TASK TO CARRY OUT: Copy exactly, line for line, the part of the listing from the line containing "A refracting telescope of the Galilean" through its last line, and nothing else.

PROVIDED ENTRIES:
<<<<
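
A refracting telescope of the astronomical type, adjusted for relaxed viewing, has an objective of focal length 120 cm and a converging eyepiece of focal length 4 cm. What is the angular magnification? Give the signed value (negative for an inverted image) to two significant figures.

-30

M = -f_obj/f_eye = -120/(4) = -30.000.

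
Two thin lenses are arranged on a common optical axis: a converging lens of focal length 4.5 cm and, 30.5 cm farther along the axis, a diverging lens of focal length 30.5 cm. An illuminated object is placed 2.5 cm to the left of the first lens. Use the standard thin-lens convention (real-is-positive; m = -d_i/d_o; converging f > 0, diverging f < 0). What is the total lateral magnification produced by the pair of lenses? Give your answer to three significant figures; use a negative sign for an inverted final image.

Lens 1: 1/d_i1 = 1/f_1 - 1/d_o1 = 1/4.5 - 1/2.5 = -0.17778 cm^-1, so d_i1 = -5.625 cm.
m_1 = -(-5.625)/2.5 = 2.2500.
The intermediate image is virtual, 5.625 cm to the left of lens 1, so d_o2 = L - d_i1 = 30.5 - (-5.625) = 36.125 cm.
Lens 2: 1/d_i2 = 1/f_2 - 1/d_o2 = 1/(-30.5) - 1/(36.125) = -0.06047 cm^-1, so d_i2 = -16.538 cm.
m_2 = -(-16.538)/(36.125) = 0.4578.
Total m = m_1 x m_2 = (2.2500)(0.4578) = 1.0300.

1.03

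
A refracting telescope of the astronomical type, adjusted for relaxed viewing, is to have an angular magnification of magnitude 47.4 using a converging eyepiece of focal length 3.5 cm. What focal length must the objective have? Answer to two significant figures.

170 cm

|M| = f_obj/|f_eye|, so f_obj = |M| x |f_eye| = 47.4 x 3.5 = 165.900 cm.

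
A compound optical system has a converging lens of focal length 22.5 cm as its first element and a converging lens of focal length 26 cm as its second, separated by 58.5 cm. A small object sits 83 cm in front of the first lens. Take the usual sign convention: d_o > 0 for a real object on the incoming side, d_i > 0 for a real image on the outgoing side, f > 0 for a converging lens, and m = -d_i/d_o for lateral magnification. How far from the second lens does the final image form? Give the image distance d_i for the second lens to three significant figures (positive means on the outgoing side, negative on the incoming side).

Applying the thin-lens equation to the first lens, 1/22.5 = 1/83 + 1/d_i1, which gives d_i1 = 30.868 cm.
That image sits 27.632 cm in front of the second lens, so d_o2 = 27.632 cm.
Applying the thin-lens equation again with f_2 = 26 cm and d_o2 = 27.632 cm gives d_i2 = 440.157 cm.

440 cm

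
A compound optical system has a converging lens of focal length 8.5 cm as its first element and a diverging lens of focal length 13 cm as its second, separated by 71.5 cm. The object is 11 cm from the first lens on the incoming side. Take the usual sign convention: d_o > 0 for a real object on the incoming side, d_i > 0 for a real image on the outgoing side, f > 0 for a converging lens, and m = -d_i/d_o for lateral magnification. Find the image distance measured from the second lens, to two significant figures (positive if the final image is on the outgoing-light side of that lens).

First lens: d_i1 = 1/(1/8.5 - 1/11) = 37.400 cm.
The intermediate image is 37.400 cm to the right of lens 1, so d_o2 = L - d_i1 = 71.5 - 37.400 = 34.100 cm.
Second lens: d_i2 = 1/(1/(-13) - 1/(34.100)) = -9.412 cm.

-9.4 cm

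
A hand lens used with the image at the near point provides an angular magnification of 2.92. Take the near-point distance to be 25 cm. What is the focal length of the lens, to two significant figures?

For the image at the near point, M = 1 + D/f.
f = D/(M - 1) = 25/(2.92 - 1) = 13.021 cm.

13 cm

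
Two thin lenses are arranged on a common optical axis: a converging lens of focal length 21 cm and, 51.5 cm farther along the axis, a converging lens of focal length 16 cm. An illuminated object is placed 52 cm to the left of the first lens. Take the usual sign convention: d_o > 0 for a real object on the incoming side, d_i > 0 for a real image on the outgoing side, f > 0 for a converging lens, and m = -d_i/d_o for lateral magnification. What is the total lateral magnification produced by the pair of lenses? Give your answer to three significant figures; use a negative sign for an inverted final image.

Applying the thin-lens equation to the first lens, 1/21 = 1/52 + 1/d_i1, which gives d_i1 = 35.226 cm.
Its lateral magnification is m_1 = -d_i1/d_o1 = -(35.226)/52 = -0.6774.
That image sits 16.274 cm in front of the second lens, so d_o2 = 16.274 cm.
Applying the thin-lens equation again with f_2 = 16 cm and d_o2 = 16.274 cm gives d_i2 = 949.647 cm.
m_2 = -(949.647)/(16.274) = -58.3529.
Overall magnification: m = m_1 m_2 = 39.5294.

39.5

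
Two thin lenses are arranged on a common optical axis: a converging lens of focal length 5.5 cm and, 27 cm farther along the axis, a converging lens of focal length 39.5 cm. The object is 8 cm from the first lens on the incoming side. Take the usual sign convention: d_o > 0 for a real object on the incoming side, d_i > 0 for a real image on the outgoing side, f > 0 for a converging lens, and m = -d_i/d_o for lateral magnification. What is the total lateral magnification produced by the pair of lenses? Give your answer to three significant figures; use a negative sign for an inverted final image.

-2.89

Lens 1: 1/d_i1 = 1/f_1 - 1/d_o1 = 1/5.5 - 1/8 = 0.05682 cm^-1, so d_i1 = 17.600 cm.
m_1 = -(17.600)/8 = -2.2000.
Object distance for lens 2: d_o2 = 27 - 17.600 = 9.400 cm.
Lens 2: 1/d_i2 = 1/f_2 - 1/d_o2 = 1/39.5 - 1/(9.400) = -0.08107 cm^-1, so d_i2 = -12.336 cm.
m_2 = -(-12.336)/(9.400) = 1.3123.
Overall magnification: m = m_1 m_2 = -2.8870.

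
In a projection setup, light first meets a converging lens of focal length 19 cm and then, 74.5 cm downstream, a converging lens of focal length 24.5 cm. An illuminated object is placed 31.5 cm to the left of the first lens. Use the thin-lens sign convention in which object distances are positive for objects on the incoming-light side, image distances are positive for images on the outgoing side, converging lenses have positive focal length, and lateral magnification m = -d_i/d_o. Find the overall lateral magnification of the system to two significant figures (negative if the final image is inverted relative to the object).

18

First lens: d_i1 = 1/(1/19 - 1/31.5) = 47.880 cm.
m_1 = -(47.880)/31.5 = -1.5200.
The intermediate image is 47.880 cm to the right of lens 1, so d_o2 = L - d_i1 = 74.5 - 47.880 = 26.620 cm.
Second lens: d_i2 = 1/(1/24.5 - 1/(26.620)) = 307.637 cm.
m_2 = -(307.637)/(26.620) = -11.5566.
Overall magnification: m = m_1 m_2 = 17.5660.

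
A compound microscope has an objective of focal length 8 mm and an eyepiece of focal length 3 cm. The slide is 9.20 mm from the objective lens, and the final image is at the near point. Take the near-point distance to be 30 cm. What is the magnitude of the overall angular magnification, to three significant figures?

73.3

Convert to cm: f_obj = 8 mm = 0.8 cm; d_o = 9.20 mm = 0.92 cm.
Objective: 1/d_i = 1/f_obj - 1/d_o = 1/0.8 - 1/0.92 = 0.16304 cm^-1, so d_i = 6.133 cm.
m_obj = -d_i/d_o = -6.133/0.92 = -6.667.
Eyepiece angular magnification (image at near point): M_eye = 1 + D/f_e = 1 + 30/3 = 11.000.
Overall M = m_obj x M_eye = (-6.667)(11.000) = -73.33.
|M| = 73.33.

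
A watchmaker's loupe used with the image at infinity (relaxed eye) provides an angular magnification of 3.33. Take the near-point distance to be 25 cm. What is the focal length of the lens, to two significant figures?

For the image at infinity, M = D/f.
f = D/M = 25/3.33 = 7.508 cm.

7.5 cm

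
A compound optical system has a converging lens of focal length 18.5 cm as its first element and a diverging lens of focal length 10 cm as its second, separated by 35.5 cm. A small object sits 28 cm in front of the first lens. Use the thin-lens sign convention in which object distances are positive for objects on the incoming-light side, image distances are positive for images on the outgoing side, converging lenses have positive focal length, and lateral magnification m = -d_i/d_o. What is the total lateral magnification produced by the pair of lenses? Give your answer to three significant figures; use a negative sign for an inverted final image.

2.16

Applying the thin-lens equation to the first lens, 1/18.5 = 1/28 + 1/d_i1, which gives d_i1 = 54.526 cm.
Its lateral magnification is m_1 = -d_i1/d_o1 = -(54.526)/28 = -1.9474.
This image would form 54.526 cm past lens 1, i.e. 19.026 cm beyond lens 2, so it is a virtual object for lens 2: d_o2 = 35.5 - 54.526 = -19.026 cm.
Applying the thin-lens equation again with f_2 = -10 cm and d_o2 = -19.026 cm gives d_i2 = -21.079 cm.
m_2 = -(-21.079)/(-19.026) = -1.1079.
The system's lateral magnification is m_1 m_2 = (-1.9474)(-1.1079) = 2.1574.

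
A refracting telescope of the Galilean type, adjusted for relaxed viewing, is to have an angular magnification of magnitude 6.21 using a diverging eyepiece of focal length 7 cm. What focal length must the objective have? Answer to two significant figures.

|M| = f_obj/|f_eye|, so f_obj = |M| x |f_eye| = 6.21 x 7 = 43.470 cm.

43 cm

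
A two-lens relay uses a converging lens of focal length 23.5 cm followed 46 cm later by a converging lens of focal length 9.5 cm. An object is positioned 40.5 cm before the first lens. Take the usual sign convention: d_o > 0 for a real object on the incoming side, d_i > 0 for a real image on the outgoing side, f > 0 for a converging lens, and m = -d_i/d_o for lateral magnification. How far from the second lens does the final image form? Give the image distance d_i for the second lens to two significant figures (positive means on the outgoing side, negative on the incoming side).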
>>>>
WRITTEN SOLUTION:
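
A refracting telescope of the Galilean type, adjusted for relaxed viewing, is to have an angular magnification of magnitude 6.21 using a diverging eyepiece of focal length 7 cm. What focal length must the objective have? Answer to two significant figures.

|M| = f_obj/|f_eye|, so f_obj = |M| x |f_eye| = 6.21 x 7 = 43.470 cm.

43 cm

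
A two-lens relay uses a converging lens of focal length 23.5 cm followed 46 cm later by a converging lens of focal length 9.5 cm. An object is positioned 40.5 cm before the first lens. Take the usual sign convention: d_o > 0 for a real object on the incoming side, d_i > 0 for a real image on the outgoing side, f > 0 for a converging lens, and m = -d_i/d_o for lateral magnification. How far from the second lens does the final image form? Give the image distance d_i for the second lens to two significant figures (positive means on the outgoing side, negative on the incoming side).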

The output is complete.